**Source data**
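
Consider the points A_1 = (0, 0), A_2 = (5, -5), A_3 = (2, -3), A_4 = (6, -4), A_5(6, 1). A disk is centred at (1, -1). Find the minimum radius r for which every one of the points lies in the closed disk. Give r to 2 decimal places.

5.83

The required radius is the distance from (1, -1) to the farthest point.
Squared distances: 2, 32, 5, 34, 29.
Maximum is 34, attained at A_4.
r = √34 ≈ 5.83.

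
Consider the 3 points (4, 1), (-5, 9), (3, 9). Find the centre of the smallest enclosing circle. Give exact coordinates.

Call the three points A, B, C in the order given.
Side lengths²: AB² = 145, AC² = 65, BC² = 64.
Since AB² = 145 ≥ 65 + 64 = 129, the angle opposite AB is not acute, so the smallest enclosing circle has AB as diameter.
Centre = midpoint of AB = (-0.5, 5), r² = 145/4 = 36.25.
Centre = (-0.5, 5).

(-0.5, 5)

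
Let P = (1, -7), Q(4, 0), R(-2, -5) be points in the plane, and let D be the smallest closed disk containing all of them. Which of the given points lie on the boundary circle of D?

P, Q, R

Side lengths²: PQ² = 58, PR² = 13, QR² = 61.
Since QR² = 61 < 58 + 13 = 71, the triangle is acute, so the smallest enclosing circle is the circumcircle.
Circumcentre = (79/54, -55/18), r² = 22997/1458.
The points at distance exactly r from the centre are P, Q, R — 3 points.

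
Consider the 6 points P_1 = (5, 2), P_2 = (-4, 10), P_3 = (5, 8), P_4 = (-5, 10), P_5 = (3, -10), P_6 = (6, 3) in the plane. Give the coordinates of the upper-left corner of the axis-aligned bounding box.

(-5, 10)

x-range [-5, 6], y-range [-10, 10].
The upper-left corner is (-5, 10).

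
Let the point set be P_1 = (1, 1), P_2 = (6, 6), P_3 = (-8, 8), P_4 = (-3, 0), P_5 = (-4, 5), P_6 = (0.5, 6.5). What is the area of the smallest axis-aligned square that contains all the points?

196

The bounding box has width 14 and height 8.
An axis-aligned square enclosing the set must have side ≥ max(width, height).
So the minimum side is max(14, 8) = 14.
Area = 14² = 196.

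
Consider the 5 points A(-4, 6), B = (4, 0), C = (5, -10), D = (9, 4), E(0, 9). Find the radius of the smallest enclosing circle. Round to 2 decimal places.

9.82

The minimum enclosing circle of a finite set is fixed by two of the points (as a diameter) or three (as a circumcircle).
The farthest pair is C–E with squared distance 386. The circle on this segment as diameter has centre (2.5, -0.5) and r² = 386/4 = 96.5.
Check A: distance² to centre = 84.5 ≤ 96.5, so it lies inside.
All remaining points lie in this disk, and no smaller disk contains both endpoints, so this is the minimum enclosing circle.
r = √(96.5) ≈ 9.82.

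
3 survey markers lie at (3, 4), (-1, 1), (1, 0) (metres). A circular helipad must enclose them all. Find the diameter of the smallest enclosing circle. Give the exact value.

Call the three points A, B, C in the order given.
Side lengths²: AB² = 25, AC² = 20, BC² = 5.
Since AB² = 25 ≥ 20 + 5 = 25, the angle opposite AB is not acute, so the smallest enclosing circle has AB as diameter.
Centre = midpoint of AB = (1, 2.5), r² = 25/4 = 6.25.
Diameter = 2r = 2√(6.25) = 5.

5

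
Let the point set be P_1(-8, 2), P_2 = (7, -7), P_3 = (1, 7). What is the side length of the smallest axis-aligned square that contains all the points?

The bounding box has width 15 and height 14.
An axis-aligned square enclosing the set must have side ≥ max(width, height).
So the minimum side is max(15, 14) = 15.

15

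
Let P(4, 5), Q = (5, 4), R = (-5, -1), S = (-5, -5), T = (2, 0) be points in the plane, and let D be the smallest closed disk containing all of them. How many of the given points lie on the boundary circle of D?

The minimum enclosing circle is determined by three boundary points: P, Q, S.
Their circumcentre is (-9/38, -9/38) with r² = 32761/722.
The farthest remaining point R is at distance² 16801/722 ≤ 32761/722.
The points at distance exactly r from the centre are P, Q, S — 3 points.

3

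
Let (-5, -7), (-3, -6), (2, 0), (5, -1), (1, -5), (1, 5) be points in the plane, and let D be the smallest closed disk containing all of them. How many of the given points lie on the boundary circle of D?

3

By Welzl's lemma the MEC is supported by two points (diametrically opposite) or three points (on a circumcircle).
The minimum enclosing circle is determined by three boundary points: (-5, -7), (5, -1), (1, 5).
Their circumcentre is (-12/7, -8/7) with r² = 2210/49.
The farthest remaining point (-3, -6) is at distance² 1237/49 ≤ 2210/49.
The points at distance exactly r from the centre are (-5, -7), (5, -1), (1, 5) — 3 points.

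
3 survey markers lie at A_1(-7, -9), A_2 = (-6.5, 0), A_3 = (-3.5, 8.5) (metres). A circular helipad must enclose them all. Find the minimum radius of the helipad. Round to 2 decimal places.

Side lengths²: A_1A_2² = 81.25, A_1A_3² = 318.5, A_2A_3² = 81.25.
Since A_1A_3² = 318.5 ≥ 81.25 + 81.25 = 162.5, the angle opposite A_1A_3 is not acute, so the smallest enclosing circle has A_1A_3 as diameter.
Centre = midpoint of A_1A_3 = (-5.25, -0.25), r² = 318.5/4 = 79.625.
r = √(79.625) ≈ 8.92.

8.92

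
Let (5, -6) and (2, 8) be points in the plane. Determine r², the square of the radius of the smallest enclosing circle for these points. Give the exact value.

51.25

The smallest circle enclosing two points has them as diameter endpoints.
Centre = midpoint = (3.5, 1); r² = |(5, -6)−(2, 8)|²/4 = 205/4 = 51.25.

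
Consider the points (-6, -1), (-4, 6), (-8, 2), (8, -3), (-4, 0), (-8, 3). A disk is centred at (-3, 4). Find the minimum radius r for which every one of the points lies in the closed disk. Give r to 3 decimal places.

The required radius is the distance from (-3, 4) to the farthest point.
Squared distances: 34, 5, 29, 170, 17, 26.
Maximum is 170, attained at (8, -3).
r = √170 ≈ 13.038.

13.038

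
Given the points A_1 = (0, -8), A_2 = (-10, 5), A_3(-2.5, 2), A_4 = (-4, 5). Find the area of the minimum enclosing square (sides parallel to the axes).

169

The bounding box has width 10 and height 13.
An axis-aligned square enclosing the set must have side ≥ max(width, height).
So the minimum side is max(10, 13) = 13.
Area = 13² = 169.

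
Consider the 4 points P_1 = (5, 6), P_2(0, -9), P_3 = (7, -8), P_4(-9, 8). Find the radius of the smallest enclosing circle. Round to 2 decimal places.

11.31

The farthest pair is P_3–P_4 with squared distance 512. The circle on this segment as diameter has centre (-1, 0) and r² = 512/4 = 128.
Check P_1: distance² to centre = 72 ≤ 128, so it lies inside.
All remaining points lie in this disk, and no smaller disk contains both endpoints, so this is the minimum enclosing circle.
r = √128 ≈ 11.31.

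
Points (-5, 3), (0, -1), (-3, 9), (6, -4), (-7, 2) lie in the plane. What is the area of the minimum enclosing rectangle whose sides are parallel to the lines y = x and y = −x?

In coordinates u = x + y, v = x − y the rectangle is axis-aligned; the map (x,y)→(u,v) scales areas by 2.
u-values: -2, -1, 6, 2, -5; range = 6 − (-5) = 11.
v-values: -8, 1, -12, 10, -9; range = 10 − (-12) = 22.
Area = (11 × 22) / 2 = 121.

121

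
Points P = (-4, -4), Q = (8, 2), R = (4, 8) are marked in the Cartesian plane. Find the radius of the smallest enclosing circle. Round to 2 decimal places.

Side lengths²: PQ² = 180, PR² = 208, QR² = 52.
Since PR² = 208 < 180 + 52 = 232, the triangle is acute, so the smallest enclosing circle is the circumcircle.
Circumcentre = (0.75, 1.5), r² = 52.8125.
r = √(52.8125) ≈ 7.27.

7.27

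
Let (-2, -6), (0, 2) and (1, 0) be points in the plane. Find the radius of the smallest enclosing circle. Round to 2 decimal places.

Call the three points A, B, C in the order given.
Side lengths²: AB² = 68, AC² = 45, BC² = 5.
Since AB² = 68 ≥ 45 + 5 = 50, the angle opposite AB is not acute, so the smallest enclosing circle has AB as diameter.
Centre = midpoint of AB = (-1, -2), r² = 68/4 = 17.
r = √17 ≈ 4.12.

4.12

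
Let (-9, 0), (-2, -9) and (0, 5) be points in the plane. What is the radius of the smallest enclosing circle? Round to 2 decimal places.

Call the three points A, B, C in the order given.
Side lengths²: AB² = 130, AC² = 106, BC² = 200.
Since BC² = 200 < 130 + 106 = 236, the triangle is acute, so the smallest enclosing circle is the circumcircle.
Circumcentre = (-121/58, -107/58), r² = 86125/1682.
r = √(86125/1682) ≈ 7.16.

7.16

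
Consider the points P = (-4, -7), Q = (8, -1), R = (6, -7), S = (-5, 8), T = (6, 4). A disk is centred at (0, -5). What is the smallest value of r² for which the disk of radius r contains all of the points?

The required radius is the distance from (0, -5) to the farthest point.
Squared distances: 20, 80, 40, 194, 117.
Maximum is 194, attained at S.

194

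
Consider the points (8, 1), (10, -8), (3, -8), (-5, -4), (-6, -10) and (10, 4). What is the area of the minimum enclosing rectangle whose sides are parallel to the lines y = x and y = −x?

In coordinates u = x + y, v = x − y the rectangle is axis-aligned; the map (x,y)→(u,v) scales areas by 2.
u-values: 9, 2, -5, -9, -16, 14; range = 14 − (-16) = 30.
v-values: 7, 18, 11, -1, 4, 6; range = 18 − (-1) = 19.
Area = (30 × 19) / 2 = 285.

285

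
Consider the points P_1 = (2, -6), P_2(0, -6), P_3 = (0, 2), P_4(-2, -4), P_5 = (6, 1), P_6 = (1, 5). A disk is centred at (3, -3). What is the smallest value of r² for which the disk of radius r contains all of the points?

The required radius is the distance from (3, -3) to the farthest point.
Squared distances: 10, 18, 34, 26, 25, 68.
Maximum is 68, attained at P_6.

68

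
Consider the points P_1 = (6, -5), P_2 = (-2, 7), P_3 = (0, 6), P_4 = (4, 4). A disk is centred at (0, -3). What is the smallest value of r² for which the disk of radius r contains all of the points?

104

The required radius is the distance from (0, -3) to the farthest point.
Squared distances: 40, 104, 81, 65.
Maximum is 104, attained at P_2.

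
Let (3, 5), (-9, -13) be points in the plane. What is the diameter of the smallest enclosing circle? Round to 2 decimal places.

The smallest circle enclosing two points has them as diameter endpoints.
Centre = midpoint = (-3, -4); r² = |(3, 5)−(-9, -13)|²/4 = 468/4 = 117.
Diameter = 2r = 2√117 ≈ 21.63.

21.63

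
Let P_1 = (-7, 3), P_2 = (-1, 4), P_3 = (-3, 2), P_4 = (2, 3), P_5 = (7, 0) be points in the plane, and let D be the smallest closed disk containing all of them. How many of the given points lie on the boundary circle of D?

A smallest enclosing disk is always determined by at most three of the input points on its boundary.
The farthest pair is P_1–P_5 with squared distance 205. The circle on this segment as diameter has centre (0, 1.5) and r² = 205/4 = 51.25.
Check P_2: distance² to centre = 7.25 ≤ 51.25, so it lies inside.
All remaining points lie in this disk, and no smaller disk contains both endpoints, so this is the minimum enclosing circle.
The points at distance exactly r from the centre are P_1, P_5 — 2 points.

2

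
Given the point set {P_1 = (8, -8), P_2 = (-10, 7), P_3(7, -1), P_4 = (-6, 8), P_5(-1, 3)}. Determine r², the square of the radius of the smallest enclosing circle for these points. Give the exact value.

137.25

By Welzl's lemma the MEC is supported by two points (diametrically opposite) or three points (on a circumcircle).
The farthest pair is P_1–P_2 with squared distance 549. The circle on this segment as diameter has centre (-1, -0.5) and r² = 549/4 = 137.25.
Check P_3: distance² to centre = 64.25 ≤ 137.25, so it lies inside.
All remaining points lie in this disk, and no smaller disk contains both endpoints, so this is the minimum enclosing circle.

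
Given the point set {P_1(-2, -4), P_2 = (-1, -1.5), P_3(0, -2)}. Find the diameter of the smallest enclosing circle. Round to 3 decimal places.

2.838

Side lengths²: P_1P_2² = 7.25, P_1P_3² = 8, P_2P_3² = 1.25.
Since P_1P_3² = 8 < 7.25 + 1.25 = 8.5, the triangle is acute, so the smallest enclosing circle is the circumcircle.
Circumcentre = (-13/12, -35/12), r² = 145/72.
Diameter = 2r = 2√(145/72) ≈ 2.838.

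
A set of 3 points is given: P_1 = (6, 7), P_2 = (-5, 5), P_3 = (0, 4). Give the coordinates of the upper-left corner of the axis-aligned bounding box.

x-range [-5, 6], y-range [4, 7].
The upper-left corner is (-5, 7).

(-5, 7)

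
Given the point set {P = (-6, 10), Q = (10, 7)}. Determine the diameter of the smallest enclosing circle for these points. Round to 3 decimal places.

The smallest circle enclosing two points has them as diameter endpoints.
Centre = midpoint = (2, 8.5); r² = |PQ|²/4 = 265/4 = 66.25.
Diameter = 2r = 2√(66.25) ≈ 16.279.

16.279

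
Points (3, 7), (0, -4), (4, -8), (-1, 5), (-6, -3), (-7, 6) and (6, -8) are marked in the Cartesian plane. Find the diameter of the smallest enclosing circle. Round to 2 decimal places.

19.10

By Welzl's lemma the MEC is supported by two points (diametrically opposite) or three points (on a circumcircle).
The farthest pair is (-7, 6)–(6, -8) with squared distance 365. The circle on this segment as diameter has centre (-0.5, -1) and r² = 365/4 = 91.25.
Check (3, 7): distance² to centre = 76.25 ≤ 91.25, so it lies inside.
All remaining points lie in this disk, and no smaller disk contains both endpoints, so this is the minimum enclosing circle.
Diameter = 2r = 2√(91.25) ≈ 19.10.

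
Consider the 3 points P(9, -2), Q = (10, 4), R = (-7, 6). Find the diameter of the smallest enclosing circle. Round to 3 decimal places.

Side lengths²: PQ² = 37, PR² = 320, QR² = 293.
Since PR² = 320 < 293 + 37 = 330, the triangle is acute, so the smallest enclosing circle is the circumcircle.
Circumcentre = (31/26, 31/13), r² = 54205/676.
Diameter = 2r = 2√(54205/676) ≈ 17.909.

17.909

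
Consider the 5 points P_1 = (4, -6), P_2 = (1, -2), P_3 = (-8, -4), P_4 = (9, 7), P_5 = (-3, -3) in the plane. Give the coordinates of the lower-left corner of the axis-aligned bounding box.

(-8, -6)

x-range [-8, 9], y-range [-6, 7].
The lower-left corner is (-8, -6).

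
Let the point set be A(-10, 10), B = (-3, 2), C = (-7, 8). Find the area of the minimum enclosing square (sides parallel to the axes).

64

The bounding box has width 7 and height 8.
An axis-aligned square enclosing the set must have side ≥ max(width, height).
So the minimum side is max(7, 8) = 8.
Area = 8² = 64.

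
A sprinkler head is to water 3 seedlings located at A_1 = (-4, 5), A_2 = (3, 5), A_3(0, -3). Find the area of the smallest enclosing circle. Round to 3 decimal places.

71.668

Side lengths²: A_1A_2² = 49, A_1A_3² = 80, A_2A_3² = 73.
Since A_1A_3² = 80 < 73 + 49 = 122, the triangle is acute, so the smallest enclosing circle is the circumcircle.
Circumcentre = (-0.5, 1.75), r² = 22.8125.
Area = π·r² = π·22.8125 ≈ 71.668.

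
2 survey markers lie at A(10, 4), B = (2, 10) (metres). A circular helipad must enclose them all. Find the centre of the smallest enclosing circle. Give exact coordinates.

(6, 7)

The smallest circle enclosing two points has them as diameter endpoints.
Centre = midpoint = (6, 7); r² = |AB|²/4 = 100/4 = 25.
Centre = (6, 7).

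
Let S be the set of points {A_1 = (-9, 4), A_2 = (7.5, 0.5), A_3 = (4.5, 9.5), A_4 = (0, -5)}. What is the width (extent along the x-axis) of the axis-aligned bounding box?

max x = 7.5, min x = -9, so width = 16.5.

16.5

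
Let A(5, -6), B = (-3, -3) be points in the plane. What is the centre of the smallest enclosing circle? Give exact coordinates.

The smallest circle enclosing two points has them as diameter endpoints.
Centre = midpoint = (1, -4.5); r² = |AB|²/4 = 73/4 = 18.25.
Centre = (1, -4.5).

(1, -4.5)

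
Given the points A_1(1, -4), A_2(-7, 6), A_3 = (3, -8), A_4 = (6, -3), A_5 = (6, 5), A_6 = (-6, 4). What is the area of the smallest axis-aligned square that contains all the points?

The bounding box has width 13 and height 14.
An axis-aligned square enclosing the set must have side ≥ max(width, height).
So the minimum side is max(13, 14) = 14.
Area = 14² = 196.

196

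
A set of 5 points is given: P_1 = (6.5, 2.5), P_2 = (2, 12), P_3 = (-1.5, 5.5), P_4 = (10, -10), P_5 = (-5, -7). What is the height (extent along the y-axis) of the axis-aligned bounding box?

22

max y = 12, min y = -10, so height = 22.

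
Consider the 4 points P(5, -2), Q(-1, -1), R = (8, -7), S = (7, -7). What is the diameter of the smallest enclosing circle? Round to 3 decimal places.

10.817

A smallest enclosing disk is always determined by at most three of the input points on its boundary.
The farthest pair is Q–R with squared distance 117. The circle on this segment as diameter has centre (3.5, -4) and r² = 117/4 = 29.25.
Check P: distance² to centre = 6.25 ≤ 29.25, so it lies inside.
All remaining points lie in this disk, and no smaller disk contains both endpoints, so this is the minimum enclosing circle.
Diameter = 2r = 2√(29.25) ≈ 10.817.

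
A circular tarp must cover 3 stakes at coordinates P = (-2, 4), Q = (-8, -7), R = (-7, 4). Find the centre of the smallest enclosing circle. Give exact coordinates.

Side lengths²: PQ² = 157, PR² = 25, QR² = 122.
Since PQ² = 157 ≥ 122 + 25 = 147, the angle opposite PQ is not acute, so the smallest enclosing circle has PQ as diameter.
Centre = midpoint of PQ = (-5, -1.5), r² = 157/4 = 39.25.
Centre = (-5, -1.5).

(-5, -1.5)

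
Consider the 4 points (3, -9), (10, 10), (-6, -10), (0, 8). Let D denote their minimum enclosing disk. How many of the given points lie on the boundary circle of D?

The farthest pair is (10, 10)–(-6, -10) with squared distance 656. The circle on this segment as diameter has centre (2, 0) and r² = 656/4 = 164.
Check (3, -9): distance² to centre = 82 ≤ 164, so it lies inside.
All remaining points lie in this disk, and no smaller disk contains both endpoints, so this is the minimum enclosing circle.
The points at distance exactly r from the centre are (10, 10), (-6, -10) — 2 points.

2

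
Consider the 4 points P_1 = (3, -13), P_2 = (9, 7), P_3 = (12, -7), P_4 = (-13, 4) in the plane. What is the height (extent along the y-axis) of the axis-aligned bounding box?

max y = 7, min y = -13, so height = 20.

20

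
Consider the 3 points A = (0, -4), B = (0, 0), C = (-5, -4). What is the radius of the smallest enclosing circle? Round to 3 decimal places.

Side lengths²: AB² = 16, AC² = 25, BC² = 41.
Since BC² = 41 ≥ 25 + 16 = 41, the angle opposite BC is not acute, so the smallest enclosing circle has BC as diameter.
Centre = midpoint of BC = (-2.5, -2), r² = 41/4 = 10.25.
r = √(10.25) ≈ 3.202.

3.202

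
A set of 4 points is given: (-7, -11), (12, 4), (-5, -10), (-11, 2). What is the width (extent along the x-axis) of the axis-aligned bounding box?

max x = 12, min x = -11, so width = 23.

23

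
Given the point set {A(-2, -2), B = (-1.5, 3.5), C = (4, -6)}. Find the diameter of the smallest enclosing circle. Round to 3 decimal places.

Side lengths²: AB² = 30.5, AC² = 52, BC² = 120.5.
Since BC² = 120.5 ≥ 52 + 30.5 = 82.5, the angle opposite BC is not acute, so the smallest enclosing circle has BC as diameter.
Centre = midpoint of BC = (1.25, -1.25), r² = 120.5/4 = 30.125.
Diameter = 2r = 2√(30.125) ≈ 10.977.

10.977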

**About this exercise**
Nothing but the lines from the one containing "A set of 4 points" through the last line of the data above should be given again, each exactly as it stands.

**Your response**
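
A set of 4 points is given: (-7, -11), (12, 4), (-5, -10), (-11, 2). What is the width (extent along the x-axis) of the axis-aligned bounding box?

max x = 12, min x = -11, so width = 23.

23

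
Given the point set {A(-2, -2), B = (-1.5, 3.5), C = (4, -6)}. Find the diameter of the smallest enclosing circle. Round to 3 decimal places.

Side lengths²: AB² = 30.5, AC² = 52, BC² = 120.5.
Since BC² = 120.5 ≥ 52 + 30.5 = 82.5, the angle opposite BC is not acute, so the smallest enclosing circle has BC as diameter.
Centre = midpoint of BC = (1.25, -1.25), r² = 120.5/4 = 30.125.
Diameter = 2r = 2√(30.125) ≈ 10.977.

10.977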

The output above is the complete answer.